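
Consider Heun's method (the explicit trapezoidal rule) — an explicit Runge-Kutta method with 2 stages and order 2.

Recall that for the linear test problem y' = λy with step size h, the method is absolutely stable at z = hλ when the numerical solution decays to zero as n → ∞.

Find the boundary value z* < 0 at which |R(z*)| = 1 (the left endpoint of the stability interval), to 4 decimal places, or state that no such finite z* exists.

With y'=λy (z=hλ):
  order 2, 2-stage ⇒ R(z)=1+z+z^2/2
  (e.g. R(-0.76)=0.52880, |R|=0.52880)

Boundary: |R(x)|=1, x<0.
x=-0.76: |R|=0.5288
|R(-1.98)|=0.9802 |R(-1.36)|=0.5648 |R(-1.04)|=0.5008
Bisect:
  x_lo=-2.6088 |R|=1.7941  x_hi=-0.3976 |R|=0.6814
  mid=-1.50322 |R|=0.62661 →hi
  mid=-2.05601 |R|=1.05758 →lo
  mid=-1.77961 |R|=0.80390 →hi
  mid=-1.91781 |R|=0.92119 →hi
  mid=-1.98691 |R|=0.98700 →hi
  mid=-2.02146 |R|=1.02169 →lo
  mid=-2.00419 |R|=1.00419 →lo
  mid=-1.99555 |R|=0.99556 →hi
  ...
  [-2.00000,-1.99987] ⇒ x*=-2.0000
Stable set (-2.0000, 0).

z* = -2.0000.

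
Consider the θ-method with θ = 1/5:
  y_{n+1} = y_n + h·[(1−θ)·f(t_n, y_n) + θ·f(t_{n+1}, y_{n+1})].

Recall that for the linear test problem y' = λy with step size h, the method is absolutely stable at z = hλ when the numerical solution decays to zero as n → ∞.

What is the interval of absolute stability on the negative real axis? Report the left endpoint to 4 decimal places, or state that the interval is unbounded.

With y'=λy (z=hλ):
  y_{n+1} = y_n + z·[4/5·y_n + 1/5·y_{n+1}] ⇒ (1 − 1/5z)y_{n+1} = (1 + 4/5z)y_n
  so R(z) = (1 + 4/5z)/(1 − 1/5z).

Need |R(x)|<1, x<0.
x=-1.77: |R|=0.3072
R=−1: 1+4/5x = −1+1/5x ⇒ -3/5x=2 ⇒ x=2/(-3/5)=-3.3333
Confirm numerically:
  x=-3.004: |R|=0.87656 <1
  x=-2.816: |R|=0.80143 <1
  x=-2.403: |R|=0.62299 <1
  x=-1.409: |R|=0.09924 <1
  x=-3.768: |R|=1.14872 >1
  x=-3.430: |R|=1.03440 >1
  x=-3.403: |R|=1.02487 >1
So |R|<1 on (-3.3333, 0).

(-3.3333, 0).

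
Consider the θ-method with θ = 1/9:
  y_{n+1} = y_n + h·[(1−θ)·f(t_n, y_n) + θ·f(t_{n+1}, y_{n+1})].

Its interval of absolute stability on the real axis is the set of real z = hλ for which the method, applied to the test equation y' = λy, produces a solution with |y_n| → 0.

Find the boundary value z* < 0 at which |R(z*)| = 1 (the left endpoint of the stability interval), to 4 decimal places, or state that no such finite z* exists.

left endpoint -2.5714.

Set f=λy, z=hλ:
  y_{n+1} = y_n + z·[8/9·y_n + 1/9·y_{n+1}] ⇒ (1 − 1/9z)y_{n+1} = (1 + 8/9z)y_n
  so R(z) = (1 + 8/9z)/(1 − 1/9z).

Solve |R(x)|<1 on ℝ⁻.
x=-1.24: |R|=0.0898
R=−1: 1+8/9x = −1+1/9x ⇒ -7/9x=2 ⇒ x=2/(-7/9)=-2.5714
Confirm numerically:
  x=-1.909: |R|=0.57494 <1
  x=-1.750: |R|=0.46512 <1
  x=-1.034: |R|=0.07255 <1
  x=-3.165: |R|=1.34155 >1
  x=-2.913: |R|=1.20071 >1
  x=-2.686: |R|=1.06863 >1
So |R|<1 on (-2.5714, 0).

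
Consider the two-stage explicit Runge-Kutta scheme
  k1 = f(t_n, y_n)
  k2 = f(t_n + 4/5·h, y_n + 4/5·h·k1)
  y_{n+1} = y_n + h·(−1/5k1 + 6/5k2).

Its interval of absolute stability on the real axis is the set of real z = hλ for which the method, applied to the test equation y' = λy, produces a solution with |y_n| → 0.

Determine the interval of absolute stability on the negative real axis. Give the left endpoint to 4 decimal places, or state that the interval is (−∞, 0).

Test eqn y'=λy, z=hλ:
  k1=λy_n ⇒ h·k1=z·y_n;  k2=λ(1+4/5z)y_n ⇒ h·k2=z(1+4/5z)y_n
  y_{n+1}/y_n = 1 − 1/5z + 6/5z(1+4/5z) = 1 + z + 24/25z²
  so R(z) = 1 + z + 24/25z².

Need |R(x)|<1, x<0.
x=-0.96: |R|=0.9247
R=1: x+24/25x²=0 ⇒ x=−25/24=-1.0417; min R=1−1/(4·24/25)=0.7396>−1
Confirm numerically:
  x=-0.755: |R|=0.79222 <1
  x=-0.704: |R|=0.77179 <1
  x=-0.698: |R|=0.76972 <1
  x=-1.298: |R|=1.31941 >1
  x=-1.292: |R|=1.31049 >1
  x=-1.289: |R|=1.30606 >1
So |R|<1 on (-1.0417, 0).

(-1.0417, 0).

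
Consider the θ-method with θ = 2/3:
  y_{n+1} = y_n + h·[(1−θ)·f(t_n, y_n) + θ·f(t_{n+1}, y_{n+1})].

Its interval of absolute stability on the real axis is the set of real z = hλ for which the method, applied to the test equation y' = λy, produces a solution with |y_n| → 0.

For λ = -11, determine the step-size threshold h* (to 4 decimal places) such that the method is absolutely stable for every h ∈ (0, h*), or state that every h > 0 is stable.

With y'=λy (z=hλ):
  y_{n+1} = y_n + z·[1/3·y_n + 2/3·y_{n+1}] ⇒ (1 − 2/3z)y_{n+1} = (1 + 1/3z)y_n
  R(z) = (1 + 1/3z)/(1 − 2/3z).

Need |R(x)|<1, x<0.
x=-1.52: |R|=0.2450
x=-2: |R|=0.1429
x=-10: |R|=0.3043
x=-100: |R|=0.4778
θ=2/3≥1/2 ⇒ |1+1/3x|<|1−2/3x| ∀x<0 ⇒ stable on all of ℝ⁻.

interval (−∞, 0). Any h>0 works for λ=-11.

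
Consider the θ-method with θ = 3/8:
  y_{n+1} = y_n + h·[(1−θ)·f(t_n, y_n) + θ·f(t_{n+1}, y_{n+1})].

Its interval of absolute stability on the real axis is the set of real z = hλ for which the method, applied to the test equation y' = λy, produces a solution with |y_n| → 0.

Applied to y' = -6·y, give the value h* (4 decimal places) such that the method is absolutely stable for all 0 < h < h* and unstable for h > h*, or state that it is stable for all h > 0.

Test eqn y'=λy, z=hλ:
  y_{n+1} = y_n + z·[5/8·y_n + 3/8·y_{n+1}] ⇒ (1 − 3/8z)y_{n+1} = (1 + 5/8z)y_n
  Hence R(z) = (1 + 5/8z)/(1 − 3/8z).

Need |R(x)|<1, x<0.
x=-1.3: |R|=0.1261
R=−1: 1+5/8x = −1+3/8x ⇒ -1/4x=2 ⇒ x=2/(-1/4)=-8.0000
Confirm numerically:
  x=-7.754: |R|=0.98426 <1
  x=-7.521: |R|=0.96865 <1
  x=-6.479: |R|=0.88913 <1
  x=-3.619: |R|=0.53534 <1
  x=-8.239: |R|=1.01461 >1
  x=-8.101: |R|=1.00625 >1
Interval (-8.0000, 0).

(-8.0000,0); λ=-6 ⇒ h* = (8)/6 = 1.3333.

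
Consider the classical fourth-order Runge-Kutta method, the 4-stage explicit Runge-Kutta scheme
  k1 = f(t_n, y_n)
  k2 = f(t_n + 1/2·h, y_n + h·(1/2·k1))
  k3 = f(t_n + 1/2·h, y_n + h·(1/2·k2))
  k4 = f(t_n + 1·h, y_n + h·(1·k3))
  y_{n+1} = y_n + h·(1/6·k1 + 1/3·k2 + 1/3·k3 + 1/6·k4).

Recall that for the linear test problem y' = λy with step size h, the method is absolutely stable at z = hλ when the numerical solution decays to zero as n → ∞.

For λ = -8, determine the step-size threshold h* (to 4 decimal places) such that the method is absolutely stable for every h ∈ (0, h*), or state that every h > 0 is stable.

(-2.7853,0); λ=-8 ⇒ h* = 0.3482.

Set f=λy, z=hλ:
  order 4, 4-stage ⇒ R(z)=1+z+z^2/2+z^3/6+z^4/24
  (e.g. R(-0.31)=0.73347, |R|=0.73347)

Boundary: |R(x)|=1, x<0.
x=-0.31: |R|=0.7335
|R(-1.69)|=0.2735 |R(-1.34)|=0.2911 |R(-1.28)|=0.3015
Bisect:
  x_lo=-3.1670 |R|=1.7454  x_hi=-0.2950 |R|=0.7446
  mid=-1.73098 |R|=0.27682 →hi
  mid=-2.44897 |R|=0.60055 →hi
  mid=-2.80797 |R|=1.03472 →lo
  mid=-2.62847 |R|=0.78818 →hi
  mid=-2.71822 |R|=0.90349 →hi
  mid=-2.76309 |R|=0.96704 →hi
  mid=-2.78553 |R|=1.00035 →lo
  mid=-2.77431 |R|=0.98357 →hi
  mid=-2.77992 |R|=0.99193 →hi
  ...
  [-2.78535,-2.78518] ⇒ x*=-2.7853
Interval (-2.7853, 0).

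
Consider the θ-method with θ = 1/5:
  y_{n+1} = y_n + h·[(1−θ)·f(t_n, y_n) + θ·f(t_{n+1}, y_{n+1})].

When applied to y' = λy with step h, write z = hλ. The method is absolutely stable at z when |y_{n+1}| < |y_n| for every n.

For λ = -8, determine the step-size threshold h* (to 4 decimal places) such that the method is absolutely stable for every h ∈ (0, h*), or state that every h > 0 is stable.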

§

_PROBLEM STATEMENT_
Lines from the one with "When applied to" through the final line of the listing above should be duplicated word for word, and nothing else included.

_TASK RESULT_
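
When applied to y' = λy with step h, write z = hλ. The method is absolutely stable at z when |y_{n+1}| < |y_n| for every n.

For λ = -8, determine the step-size threshold h* (to 4 decimal places) such that the method is absolutely stable for every h ∈ (0, h*), or state that every h > 0 is stable.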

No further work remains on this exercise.